Records from a data collection:

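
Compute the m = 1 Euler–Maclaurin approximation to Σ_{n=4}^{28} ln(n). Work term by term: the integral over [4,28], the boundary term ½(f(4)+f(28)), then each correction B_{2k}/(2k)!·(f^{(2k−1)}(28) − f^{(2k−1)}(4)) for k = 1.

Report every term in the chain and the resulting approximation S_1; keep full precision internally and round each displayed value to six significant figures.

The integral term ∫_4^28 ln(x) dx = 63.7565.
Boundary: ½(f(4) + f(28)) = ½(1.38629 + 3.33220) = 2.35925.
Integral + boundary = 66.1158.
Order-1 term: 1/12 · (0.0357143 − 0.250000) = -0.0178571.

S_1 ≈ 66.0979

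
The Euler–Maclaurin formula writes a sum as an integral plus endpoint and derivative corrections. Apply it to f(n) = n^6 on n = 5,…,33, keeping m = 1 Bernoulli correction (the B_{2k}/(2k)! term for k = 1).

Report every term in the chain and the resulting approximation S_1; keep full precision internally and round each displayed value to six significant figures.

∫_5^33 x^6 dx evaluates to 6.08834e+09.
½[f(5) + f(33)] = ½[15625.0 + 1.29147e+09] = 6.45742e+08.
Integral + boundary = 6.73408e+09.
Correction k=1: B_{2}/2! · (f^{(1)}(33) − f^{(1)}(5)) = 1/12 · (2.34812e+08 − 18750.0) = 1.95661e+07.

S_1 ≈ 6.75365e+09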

_ACTION ITEM_
The answer is every entry, repeated word for word.

_REPLY TO THE EXERCISE_
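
Compute the m = 1 Euler–Maclaurin approximation to Σ_{n=4}^{28} ln(n). Work term by term: the integral over [4,28], the boundary term ½(f(4)+f(28)), then each correction B_{2k}/(2k)!·(f^{(2k−1)}(28) − f^{(2k−1)}(4)) for k = 1.

Report every term in the chain and the resulting approximation S_1; keep full precision internally and round each displayed value to six significant figures.

The integral term ∫_4^28 ln(x) dx = 63.7565.
Boundary: ½(f(4) + f(28)) = ½(1.38629 + 3.33220) = 2.35925.
Integral + boundary = 66.1158.
Order-1 term: 1/12 · (0.0357143 − 0.250000) = -0.0178571.

S_1 ≈ 66.0979

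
The Euler–Maclaurin formula writes a sum as an integral plus endpoint and derivative corrections. Apply it to f(n) = n^6 on n = 5,…,33, keeping m = 1 Bernoulli correction (the B_{2k}/(2k)! term for k = 1).

Report every term in the chain and the resulting approximation S_1; keep full precision internally and round each displayed value to six significant figures.

∫_5^33 x^6 dx evaluates to 6.08834e+09.
½[f(5) + f(33)] = ½[15625.0 + 1.29147e+09] = 6.45742e+08.
Integral + boundary = 6.73408e+09.
Correction k=1: B_{2}/2! · (f^{(1)}(33) − f^{(1)}(5)) = 1/12 · (2.34812e+08 − 18750.0) = 1.95661e+07.

S_1 ≈ 6.75365e+09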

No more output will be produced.